= EXERCISE DIRECTIONS =
Copy every entry precisely.

Stored data:
------------------------------------------------------------------------

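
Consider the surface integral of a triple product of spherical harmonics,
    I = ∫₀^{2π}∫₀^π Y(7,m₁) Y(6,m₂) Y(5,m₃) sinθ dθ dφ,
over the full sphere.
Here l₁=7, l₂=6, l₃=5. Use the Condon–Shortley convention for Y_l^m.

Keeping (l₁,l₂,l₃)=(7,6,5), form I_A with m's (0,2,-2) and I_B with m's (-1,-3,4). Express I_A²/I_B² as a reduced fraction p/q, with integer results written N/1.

l's match ⇒ only the (l;m) 3-j factors differ between A and B.
A: triangle coeff Δ(7,6,5) = 1/174594420; Σ_t [4,7]: t=4:+1/497664 t=5:−1/207360 t=6:+1/691200 t=7:−1/21772800 = -41/29030400; (3j)²=11767/1385670 [(7 6 5; 0 2 -2)], sign=+1
B: triangle coeff Δ(7,6,5) = 1/174594420; Σ_t [2,3]: t=2:+1/6220800 t=3:−1/2073600 = -1/3110400; (3j)²=3136/230945 [(7 6 5; -1 -3 4)], sign=+1
I_A²/I_B² = (11767/1385670)/(3136/230945) = 1681/2688

1681/2688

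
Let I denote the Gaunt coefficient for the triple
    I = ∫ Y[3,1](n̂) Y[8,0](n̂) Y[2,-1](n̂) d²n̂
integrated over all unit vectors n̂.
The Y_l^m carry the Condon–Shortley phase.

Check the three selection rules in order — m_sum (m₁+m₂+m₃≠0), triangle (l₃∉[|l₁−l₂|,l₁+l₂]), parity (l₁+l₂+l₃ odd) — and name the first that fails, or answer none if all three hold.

azimuthal sum: 1 + 0 − 1 = 0  ✓
5 ≤ 2 ≤ 11 (triangle on l)  ✗
L = 3 + 8 + 2 = 13 (odd)

triangle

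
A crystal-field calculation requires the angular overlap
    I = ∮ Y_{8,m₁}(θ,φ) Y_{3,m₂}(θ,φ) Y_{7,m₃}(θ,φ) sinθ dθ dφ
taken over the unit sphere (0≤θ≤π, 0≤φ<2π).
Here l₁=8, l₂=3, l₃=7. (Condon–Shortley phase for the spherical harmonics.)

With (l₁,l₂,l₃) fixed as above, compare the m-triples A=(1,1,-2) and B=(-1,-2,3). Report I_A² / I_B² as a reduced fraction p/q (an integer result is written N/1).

Shared (l₁,l₂,l₃)=(8,3,7): N and (l;000)² cancel in I_A²/I_B².
A: Δ = 4!·12!·2!/19! = 1/5290740; Racah Σ t=2..4: t=2:+1/4838400 t=3:−1/5806080 t=4:+1/104509440 = 23/522547200; ⇒ 3j(8 3 7; 1 1 -2)² = 529/377910, sgn -1
B: Δ = 4!·12!·2!/19! = 1/5290740; Racah Σ t=0..1: t=0:+1/52254720 t=1:−1/11612160 = -1/14929920; ⇒ 3j(8 3 7; -1 -2 3)² = 1225/75582, sgn -1
I_A²/I_B² = (529/377910)/(1225/75582) = 529/6125

529/6125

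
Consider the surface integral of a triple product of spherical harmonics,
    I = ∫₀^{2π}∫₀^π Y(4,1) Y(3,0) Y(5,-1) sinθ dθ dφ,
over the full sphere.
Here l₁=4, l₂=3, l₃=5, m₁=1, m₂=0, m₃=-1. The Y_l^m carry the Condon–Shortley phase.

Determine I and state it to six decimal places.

Checks pass: Σm=0; 12 even; l₃=5∈[1,7].
(2·4+1)(2·3+1)(2·5+1) = 693
Δ: 2! 6! 4! / 13! → 1/180180
sum: t=0:+1/576 t=1:−1/144 t=2:+1/576 = -1/288
3j²(4 3 5; 0 0 0) = Δ·Π!·Σ² = 20/1001  (sign +1)
sum: t=0:+1/432 t=1:−1/192 t=2:+1/1440 = -19/8640
3j²(4 3 5; 1 0 -1) = Δ·Π!·Σ² = 361/30030  (sign -1)
combine: 4πI² = 693·20/1001·361/30030 = 2166/13013
take √, sign -1: I = -0.11508947

-0.115089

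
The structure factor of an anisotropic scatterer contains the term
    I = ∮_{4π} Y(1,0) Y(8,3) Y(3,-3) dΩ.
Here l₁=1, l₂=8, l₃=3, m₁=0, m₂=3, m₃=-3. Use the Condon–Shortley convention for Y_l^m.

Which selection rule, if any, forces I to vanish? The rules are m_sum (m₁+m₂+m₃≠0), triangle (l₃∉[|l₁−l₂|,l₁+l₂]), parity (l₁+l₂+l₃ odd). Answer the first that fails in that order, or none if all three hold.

azimuthal sum: 0 + 3 − 3 = 0  ✓
7 ≤ 3 ≤ 9 (triangle on l)  ✗
L = 1 + 8 + 3 = 12 (even)

triangle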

------------------------------------------------------------------------

= EXERCISE SOLUTION =
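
Consider the surface integral of a triple product of spherical harmonics,
    I = ∫₀^{2π}∫₀^π Y(7,m₁) Y(6,m₂) Y(5,m₃) sinθ dθ dφ,
over the full sphere.
Here l₁=7, l₂=6, l₃=5. Use the Condon–Shortley convention for Y_l^m.

Keeping (l₁,l₂,l₃)=(7,6,5), form I_A with m's (0,2,-2) and I_B with m's (-1,-3,4). Express I_A²/I_B² as a reduced fraction p/q, with integer results written N/1.

l's match ⇒ only the (l;m) 3-j factors differ between A and B.
A: triangle coeff Δ(7,6,5) = 1/174594420; Σ_t [4,7]: t=4:+1/497664 t=5:−1/207360 t=6:+1/691200 t=7:−1/21772800 = -41/29030400; (3j)²=11767/1385670 [(7 6 5; 0 2 -2)], sign=+1
B: triangle coeff Δ(7,6,5) = 1/174594420; Σ_t [2,3]: t=2:+1/6220800 t=3:−1/2073600 = -1/3110400; (3j)²=3136/230945 [(7 6 5; -1 -3 4)], sign=+1
I_A²/I_B² = (11767/1385670)/(3136/230945) = 1681/2688

1681/2688

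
Let I denote the Gaunt coefficient for the triple
    I = ∫ Y[3,1](n̂) Y[8,0](n̂) Y[2,-1](n̂) d²n̂
integrated over all unit vectors n̂.
The Y_l^m carry the Condon–Shortley phase.

Check the three selection rules in order — m_sum (m₁+m₂+m₃≠0), triangle (l₃∉[|l₁−l₂|,l₁+l₂]), parity (l₁+l₂+l₃ odd) — and name the first that fails, or answer none if all three hold.

azimuthal sum: 1 + 0 − 1 = 0  ✓
5 ≤ 2 ≤ 11 (triangle on l)  ✗
L = 3 + 8 + 2 = 13 (odd)

triangle

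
A crystal-field calculation requires the angular overlap
    I = ∮ Y_{8,m₁}(θ,φ) Y_{3,m₂}(θ,φ) Y_{7,m₃}(θ,φ) sinθ dθ dφ
taken over the unit sphere (0≤θ≤π, 0≤φ<2π).
Here l₁=8, l₂=3, l₃=7. (Condon–Shortley phase for the spherical harmonics.)

With (l₁,l₂,l₃) fixed as above, compare the m-triples A=(1,1,-2) and B=(-1,-2,3). Report I_A² / I_B² as a reduced fraction p/q (an integer result is written N/1).

Shared (l₁,l₂,l₃)=(8,3,7): N and (l;000)² cancel in I_A²/I_B².
A: Δ = 4!·12!·2!/19! = 1/5290740; Racah Σ t=2..4: t=2:+1/4838400 t=3:−1/5806080 t=4:+1/104509440 = 23/522547200; ⇒ 3j(8 3 7; 1 1 -2)² = 529/377910, sgn -1
B: Δ = 4!·12!·2!/19! = 1/5290740; Racah Σ t=0..1: t=0:+1/52254720 t=1:−1/11612160 = -1/14929920; ⇒ 3j(8 3 7; -1 -2 3)² = 1225/75582, sgn -1
I_A²/I_B² = (529/377910)/(1225/75582) = 529/6125

529/6125

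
Consider the surface integral of a triple product of spherical harmonics,
    I = ∫₀^{2π}∫₀^π Y(4,1) Y(3,0) Y(5,-1) sinθ dθ dφ,
over the full sphere.
Here l₁=4, l₂=3, l₃=5, m₁=1, m₂=0, m₃=-1. The Y_l^m carry the Condon–Shortley phase.

Determine I and state it to six decimal places.

Checks pass: Σm=0; 12 even; l₃=5∈[1,7].
(2·4+1)(2·3+1)(2·5+1) = 693
Δ: 2! 6! 4! / 13! → 1/180180
sum: t=0:+1/576 t=1:−1/144 t=2:+1/576 = -1/288
3j²(4 3 5; 0 0 0) = Δ·Π!·Σ² = 20/1001  (sign +1)
sum: t=0:+1/432 t=1:−1/192 t=2:+1/1440 = -19/8640
3j²(4 3 5; 1 0 -1) = Δ·Π!·Σ² = 361/30030  (sign -1)
combine: 4πI² = 693·20/1001·361/30030 = 2166/13013
take √, sign -1: I = -0.11508947

-0.115089

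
The structure factor of an anisotropic scatterer contains the term
    I = ∮_{4π} Y(1,0) Y(8,3) Y(3,-3) dΩ.
Here l₁=1, l₂=8, l₃=3, m₁=0, m₂=3, m₃=-3. Use the Condon–Shortley convention for Y_l^m.

Which selection rule, if any, forces I to vanish? The rules are m_sum (m₁+m₂+m₃≠0), triangle (l₃∉[|l₁−l₂|,l₁+l₂]), parity (l₁+l₂+l₃ odd). Answer the first that fails in that order, or none if all three hold.

azimuthal sum: 0 + 3 − 3 = 0  ✓
7 ≤ 3 ≤ 9 (triangle on l)  ✗
L = 1 + 8 + 3 = 12 (even)

triangle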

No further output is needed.